Stored data:
☆ ☆ ☆ ☆ ☆

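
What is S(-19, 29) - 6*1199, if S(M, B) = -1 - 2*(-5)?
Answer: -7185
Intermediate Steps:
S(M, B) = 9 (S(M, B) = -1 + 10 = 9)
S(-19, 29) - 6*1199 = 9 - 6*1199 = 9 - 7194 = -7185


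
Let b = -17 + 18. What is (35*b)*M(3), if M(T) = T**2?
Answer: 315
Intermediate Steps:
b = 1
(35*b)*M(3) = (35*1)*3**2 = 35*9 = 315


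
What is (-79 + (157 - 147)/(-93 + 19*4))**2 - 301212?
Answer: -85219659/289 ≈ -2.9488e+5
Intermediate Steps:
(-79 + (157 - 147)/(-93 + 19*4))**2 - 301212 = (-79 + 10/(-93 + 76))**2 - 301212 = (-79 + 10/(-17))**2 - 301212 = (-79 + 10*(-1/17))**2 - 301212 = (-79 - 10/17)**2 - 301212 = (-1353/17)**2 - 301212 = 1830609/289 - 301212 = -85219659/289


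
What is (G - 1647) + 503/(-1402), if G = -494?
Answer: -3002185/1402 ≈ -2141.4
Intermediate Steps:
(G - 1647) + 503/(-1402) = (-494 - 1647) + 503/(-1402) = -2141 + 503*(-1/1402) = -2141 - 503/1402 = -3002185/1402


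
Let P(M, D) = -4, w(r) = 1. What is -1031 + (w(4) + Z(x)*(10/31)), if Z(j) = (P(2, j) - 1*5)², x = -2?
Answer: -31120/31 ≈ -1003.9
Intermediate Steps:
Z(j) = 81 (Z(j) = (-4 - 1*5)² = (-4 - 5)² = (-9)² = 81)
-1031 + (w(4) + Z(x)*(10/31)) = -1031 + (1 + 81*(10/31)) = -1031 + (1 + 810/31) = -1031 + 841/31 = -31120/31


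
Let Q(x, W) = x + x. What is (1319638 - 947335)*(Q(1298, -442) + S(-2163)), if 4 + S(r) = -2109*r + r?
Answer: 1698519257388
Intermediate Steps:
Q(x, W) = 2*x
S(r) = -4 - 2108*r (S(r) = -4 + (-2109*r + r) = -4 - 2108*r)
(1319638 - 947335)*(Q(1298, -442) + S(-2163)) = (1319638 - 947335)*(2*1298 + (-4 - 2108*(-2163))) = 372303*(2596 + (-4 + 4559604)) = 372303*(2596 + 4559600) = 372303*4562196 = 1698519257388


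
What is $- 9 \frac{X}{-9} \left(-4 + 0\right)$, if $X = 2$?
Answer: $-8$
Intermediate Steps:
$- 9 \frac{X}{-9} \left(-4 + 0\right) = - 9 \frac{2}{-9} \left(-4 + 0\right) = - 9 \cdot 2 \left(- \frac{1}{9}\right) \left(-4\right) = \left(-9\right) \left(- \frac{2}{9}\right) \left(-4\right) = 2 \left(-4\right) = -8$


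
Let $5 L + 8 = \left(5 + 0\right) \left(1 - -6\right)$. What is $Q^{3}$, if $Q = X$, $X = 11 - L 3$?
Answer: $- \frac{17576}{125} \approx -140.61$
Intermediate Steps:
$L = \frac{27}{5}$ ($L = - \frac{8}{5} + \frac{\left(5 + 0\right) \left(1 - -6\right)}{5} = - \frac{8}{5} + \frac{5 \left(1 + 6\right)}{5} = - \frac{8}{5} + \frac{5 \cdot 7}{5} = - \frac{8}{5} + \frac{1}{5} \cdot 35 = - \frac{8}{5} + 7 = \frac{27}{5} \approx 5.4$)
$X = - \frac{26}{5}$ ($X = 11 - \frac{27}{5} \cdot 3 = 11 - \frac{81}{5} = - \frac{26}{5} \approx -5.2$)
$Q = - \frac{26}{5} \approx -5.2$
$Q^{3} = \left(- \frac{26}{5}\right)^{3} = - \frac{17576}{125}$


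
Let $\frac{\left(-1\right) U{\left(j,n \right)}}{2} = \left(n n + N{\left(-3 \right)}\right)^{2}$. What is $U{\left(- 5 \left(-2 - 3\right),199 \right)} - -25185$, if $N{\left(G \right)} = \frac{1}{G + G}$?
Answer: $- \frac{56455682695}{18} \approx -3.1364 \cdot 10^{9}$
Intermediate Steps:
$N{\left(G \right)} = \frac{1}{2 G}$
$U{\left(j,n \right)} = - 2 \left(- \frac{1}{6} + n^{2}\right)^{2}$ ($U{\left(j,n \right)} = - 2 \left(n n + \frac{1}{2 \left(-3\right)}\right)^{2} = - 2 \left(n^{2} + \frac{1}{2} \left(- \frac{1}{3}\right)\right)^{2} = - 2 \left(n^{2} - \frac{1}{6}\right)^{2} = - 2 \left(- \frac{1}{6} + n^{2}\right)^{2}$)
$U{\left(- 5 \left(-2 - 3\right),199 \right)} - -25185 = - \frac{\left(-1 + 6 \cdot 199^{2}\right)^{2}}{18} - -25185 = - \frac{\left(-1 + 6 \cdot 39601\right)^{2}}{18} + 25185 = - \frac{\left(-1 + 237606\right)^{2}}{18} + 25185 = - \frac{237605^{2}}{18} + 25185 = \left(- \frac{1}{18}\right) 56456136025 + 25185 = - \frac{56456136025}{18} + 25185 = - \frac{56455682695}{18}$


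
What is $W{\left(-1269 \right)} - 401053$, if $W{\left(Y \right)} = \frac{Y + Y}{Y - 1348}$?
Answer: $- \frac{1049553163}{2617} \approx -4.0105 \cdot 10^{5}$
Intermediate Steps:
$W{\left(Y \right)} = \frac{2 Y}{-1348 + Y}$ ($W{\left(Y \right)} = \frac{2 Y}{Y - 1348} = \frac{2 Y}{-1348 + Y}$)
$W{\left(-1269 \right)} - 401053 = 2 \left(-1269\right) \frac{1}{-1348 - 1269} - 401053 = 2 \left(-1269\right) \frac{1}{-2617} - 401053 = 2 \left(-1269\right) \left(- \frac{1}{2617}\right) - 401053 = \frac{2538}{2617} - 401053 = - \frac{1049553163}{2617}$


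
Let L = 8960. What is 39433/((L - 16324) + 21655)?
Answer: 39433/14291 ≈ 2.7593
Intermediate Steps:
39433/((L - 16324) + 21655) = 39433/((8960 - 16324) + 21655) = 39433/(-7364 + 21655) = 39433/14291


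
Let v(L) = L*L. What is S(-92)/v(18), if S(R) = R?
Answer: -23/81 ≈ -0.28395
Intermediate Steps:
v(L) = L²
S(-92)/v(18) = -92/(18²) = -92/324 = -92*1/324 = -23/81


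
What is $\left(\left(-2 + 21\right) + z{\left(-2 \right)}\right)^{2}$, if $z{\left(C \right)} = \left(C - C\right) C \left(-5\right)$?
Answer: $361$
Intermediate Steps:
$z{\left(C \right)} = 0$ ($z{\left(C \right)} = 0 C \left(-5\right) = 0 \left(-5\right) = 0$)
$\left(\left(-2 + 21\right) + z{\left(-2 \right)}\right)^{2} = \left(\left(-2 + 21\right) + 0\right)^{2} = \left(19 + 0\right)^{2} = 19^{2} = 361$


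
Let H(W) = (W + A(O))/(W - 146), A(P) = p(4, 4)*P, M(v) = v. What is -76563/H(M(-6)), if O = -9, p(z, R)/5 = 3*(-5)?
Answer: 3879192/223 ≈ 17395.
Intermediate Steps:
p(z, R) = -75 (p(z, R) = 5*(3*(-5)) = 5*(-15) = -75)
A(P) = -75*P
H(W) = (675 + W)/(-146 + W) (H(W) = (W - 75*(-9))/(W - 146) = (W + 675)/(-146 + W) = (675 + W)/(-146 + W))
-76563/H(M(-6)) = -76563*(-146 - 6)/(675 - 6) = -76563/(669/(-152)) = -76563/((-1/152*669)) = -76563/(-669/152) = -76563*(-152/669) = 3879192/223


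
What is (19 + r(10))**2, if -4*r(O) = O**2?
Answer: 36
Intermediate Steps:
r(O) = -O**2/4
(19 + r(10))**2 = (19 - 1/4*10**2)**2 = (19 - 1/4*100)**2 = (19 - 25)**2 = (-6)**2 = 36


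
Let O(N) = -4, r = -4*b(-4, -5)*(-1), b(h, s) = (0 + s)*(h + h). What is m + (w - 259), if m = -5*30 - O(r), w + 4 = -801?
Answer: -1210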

☆ ☆ ☆ ☆ ☆

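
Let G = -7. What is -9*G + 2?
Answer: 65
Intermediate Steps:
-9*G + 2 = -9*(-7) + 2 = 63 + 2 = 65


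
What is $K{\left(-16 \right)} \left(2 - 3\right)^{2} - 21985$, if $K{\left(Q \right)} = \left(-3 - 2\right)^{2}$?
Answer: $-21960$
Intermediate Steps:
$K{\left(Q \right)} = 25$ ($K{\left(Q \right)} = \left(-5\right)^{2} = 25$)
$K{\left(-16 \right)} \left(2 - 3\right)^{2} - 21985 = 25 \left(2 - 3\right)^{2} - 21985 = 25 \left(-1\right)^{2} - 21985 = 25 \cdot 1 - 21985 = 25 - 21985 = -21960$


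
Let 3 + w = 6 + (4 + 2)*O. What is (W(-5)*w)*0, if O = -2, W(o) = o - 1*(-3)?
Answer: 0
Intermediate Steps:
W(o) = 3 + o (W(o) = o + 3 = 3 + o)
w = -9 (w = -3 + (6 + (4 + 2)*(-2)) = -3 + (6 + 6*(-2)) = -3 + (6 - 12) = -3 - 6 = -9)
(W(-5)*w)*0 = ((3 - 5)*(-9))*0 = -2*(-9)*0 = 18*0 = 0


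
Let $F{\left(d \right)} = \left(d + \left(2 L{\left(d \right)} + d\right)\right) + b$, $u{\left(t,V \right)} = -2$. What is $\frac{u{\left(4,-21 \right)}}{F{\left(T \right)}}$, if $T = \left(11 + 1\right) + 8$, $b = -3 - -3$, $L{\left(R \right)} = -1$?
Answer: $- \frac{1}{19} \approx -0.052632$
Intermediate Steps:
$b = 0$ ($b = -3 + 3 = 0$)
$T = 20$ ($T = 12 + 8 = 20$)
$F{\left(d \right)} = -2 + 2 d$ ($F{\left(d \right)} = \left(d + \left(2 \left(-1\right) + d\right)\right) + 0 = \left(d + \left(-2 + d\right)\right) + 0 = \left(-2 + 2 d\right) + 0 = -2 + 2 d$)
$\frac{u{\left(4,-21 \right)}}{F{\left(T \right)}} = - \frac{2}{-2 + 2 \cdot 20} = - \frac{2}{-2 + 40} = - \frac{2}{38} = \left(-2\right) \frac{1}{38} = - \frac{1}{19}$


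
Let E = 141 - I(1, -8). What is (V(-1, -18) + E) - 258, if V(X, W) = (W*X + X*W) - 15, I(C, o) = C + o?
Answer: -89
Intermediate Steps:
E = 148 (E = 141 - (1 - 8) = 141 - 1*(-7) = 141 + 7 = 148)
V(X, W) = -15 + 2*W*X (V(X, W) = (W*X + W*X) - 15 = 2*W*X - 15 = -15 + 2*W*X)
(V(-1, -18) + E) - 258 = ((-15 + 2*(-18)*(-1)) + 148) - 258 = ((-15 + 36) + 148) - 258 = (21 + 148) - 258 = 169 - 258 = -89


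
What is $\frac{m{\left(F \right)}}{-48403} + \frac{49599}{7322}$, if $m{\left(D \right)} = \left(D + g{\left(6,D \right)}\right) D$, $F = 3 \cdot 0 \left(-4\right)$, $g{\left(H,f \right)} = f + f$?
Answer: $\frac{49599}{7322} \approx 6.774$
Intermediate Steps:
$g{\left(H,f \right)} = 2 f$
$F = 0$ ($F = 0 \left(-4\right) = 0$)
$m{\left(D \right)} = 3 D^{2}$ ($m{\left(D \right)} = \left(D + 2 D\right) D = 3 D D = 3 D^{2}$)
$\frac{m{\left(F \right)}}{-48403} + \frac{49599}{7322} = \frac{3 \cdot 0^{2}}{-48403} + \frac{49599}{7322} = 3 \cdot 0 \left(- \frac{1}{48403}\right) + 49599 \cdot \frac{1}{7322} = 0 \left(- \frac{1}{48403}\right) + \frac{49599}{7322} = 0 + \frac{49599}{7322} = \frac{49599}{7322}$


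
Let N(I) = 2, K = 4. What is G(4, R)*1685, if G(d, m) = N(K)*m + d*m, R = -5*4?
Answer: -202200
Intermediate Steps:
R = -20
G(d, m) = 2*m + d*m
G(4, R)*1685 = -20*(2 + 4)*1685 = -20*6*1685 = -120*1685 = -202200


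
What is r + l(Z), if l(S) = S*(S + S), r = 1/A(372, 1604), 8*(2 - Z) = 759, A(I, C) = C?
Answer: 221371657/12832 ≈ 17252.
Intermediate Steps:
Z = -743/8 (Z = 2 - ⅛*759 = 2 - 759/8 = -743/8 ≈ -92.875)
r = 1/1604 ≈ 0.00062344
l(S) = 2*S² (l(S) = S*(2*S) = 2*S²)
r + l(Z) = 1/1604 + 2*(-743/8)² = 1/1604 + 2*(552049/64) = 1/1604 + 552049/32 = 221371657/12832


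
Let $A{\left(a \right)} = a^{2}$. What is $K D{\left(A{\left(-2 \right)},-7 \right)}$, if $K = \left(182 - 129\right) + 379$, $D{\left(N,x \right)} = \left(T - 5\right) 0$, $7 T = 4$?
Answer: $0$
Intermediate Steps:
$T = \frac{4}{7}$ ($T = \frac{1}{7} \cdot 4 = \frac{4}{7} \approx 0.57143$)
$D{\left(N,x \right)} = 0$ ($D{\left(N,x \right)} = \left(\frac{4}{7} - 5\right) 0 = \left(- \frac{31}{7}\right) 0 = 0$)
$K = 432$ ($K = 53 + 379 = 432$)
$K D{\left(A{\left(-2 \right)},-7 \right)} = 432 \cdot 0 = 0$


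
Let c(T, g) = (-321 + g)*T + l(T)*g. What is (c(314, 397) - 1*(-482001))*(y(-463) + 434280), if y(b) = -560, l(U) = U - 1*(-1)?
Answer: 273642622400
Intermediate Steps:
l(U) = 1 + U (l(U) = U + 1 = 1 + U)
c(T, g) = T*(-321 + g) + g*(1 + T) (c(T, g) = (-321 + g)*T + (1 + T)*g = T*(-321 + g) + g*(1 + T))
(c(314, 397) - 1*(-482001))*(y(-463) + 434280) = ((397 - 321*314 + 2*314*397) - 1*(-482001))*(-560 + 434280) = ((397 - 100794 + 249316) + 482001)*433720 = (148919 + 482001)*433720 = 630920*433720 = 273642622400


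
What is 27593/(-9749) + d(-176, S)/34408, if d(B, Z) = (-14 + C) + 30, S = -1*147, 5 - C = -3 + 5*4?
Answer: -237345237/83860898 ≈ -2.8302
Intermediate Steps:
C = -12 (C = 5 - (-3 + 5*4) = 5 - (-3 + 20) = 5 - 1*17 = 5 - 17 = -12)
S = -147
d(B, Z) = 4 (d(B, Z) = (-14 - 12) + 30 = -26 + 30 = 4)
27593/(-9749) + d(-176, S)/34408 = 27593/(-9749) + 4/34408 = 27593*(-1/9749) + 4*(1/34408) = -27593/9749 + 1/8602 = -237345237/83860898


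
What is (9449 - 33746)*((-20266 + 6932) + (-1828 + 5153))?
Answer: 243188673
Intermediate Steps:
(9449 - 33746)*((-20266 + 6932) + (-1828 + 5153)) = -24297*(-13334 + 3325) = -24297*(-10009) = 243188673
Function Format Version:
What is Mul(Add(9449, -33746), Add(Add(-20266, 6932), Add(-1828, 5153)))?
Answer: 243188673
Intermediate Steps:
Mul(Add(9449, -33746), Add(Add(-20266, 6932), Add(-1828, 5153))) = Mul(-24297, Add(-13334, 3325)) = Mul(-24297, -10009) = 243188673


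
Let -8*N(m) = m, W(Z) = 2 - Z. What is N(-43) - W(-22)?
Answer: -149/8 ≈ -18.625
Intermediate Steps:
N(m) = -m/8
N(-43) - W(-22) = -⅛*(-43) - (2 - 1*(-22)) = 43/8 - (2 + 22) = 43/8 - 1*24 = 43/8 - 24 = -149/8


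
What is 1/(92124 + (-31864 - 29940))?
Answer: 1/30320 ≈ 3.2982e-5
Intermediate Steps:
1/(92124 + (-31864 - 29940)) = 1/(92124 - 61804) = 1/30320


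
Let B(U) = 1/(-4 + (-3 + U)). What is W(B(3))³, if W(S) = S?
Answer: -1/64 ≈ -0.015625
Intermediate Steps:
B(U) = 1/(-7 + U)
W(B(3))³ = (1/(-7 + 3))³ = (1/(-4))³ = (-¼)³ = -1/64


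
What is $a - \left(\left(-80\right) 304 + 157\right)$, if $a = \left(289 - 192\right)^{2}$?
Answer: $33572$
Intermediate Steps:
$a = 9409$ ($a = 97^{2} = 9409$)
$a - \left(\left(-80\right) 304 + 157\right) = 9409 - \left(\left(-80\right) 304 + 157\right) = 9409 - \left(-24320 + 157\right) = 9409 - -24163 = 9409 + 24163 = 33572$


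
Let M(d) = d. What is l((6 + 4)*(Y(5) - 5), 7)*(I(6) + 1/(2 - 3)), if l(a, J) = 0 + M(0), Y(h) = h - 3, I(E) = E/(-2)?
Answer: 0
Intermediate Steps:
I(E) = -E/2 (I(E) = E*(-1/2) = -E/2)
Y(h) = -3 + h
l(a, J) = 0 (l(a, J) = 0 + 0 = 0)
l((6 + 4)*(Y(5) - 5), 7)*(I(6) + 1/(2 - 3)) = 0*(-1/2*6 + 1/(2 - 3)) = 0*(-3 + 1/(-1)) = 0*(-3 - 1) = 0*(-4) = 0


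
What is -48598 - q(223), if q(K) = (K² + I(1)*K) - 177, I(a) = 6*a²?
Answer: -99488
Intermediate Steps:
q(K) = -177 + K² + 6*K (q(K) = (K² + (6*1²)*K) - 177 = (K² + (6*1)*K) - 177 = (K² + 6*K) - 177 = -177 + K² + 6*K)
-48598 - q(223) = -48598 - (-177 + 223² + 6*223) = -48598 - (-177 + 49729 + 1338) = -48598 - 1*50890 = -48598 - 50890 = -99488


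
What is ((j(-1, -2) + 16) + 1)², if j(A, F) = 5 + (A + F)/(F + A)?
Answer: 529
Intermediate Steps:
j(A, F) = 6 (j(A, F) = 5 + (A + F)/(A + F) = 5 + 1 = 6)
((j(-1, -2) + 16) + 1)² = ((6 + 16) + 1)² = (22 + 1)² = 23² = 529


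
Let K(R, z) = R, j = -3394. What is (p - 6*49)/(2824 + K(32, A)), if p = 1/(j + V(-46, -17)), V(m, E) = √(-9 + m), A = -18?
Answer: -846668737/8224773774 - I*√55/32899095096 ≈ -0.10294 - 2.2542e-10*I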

☆ ☆ ☆ ☆ ☆

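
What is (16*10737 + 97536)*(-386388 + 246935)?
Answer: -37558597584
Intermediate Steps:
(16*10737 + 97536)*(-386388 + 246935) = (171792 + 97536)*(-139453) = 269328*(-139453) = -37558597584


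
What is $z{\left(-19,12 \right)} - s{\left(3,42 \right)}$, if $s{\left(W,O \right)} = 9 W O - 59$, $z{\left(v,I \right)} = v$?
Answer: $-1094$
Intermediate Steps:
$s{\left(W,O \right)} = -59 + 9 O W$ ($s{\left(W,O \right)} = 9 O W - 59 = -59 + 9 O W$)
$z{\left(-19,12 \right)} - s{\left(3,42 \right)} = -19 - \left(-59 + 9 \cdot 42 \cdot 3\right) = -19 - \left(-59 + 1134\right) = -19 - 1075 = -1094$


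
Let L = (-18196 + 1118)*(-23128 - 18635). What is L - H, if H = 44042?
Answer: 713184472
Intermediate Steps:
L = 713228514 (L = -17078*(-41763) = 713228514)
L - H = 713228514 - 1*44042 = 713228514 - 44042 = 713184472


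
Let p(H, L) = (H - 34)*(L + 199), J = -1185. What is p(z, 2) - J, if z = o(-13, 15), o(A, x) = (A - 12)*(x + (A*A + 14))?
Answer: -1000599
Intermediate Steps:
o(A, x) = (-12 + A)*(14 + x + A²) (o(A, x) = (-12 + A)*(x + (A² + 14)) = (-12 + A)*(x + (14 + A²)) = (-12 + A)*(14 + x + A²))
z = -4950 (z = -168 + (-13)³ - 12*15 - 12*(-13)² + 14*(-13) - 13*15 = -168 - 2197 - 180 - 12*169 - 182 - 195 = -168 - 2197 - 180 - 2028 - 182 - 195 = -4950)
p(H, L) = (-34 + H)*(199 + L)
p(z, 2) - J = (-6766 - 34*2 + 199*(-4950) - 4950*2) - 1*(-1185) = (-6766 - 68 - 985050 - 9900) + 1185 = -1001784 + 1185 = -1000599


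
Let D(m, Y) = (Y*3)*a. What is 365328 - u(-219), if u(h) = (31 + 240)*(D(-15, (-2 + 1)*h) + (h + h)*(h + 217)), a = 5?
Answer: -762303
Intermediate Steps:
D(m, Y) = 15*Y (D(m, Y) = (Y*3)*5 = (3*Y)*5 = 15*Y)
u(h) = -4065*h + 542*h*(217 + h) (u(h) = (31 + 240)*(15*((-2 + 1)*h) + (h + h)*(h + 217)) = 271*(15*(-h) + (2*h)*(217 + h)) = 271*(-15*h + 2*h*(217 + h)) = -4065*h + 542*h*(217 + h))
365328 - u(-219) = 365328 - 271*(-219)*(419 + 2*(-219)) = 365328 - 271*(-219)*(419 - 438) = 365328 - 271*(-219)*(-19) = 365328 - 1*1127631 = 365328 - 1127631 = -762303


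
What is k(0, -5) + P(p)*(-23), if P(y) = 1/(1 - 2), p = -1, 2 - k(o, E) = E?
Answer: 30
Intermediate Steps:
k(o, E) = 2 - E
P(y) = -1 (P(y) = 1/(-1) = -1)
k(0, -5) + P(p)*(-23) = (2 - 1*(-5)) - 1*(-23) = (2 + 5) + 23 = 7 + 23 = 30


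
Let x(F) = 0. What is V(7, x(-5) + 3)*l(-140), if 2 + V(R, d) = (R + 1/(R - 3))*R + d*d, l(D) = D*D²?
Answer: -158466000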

☆ ☆ ☆ ☆ ☆

(Exercise requirements)
Beginning at the line above that contains "Answer: -99488", return each line exactly through the line that contains "Let K(R, z)", and no others.

(Answer to the problem)
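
Answer: -99488
Intermediate Steps:
q(K) = -177 + K² + 6*K (q(K) = (K² + (6*1²)*K) - 177 = (K² + (6*1)*K) - 177 = (K² + 6*K) - 177 = -177 + K² + 6*K)
-48598 - q(223) = -48598 - (-177 + 223² + 6*223) = -48598 - (-177 + 49729 + 1338) = -48598 - 1*50890 = -48598 - 50890 = -99488


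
What is ((j(-1, -2) + 16) + 1)², if j(A, F) = 5 + (A + F)/(F + A)?
Answer: 529
Intermediate Steps:
j(A, F) = 6 (j(A, F) = 5 + (A + F)/(A + F) = 5 + 1 = 6)
((j(-1, -2) + 16) + 1)² = ((6 + 16) + 1)² = (22 + 1)² = 23² = 529


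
Let K(R, z) = R, j = -3394. What is (p - 6*49)/(2824 + K(32, A)), if p = 1/(j + V(-46, -17)), V(m, E) = √(-9 + m), A = -18?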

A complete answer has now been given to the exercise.